*** Opening of Source records ***

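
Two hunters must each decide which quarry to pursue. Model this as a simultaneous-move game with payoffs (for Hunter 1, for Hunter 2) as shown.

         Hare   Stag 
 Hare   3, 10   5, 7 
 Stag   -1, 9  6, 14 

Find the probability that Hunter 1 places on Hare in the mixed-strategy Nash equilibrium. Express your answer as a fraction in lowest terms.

Hunter 1's mix p on Hare must make Hunter 2 indifferent between Hare and Stag.
Hunter 2's payoff from Hare: 10p + 9(1−p). From Stag: 7p + 14(1−p).
Set equal: 3p = 5(1−p) → p = 5/8.

5/8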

*** Close of Source records ***

The lines to copy run from the one containing "Find the probability" through the last line above. Copy them exactly and include nothing else.

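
Find the probability that Hunter 1 places on Hare in the mixed-strategy Nash equilibrium. Express your answer as a fraction in lowest terms.

Hunter 1's mix p on Hare must make Hunter 2 indifferent between Hare and Stag.
Hunter 2's payoff from Hare: 10p + 9(1−p). From Stag: 7p + 14(1−p).
Set equal: 3p = 5(1−p) → p = 5/8.

5/8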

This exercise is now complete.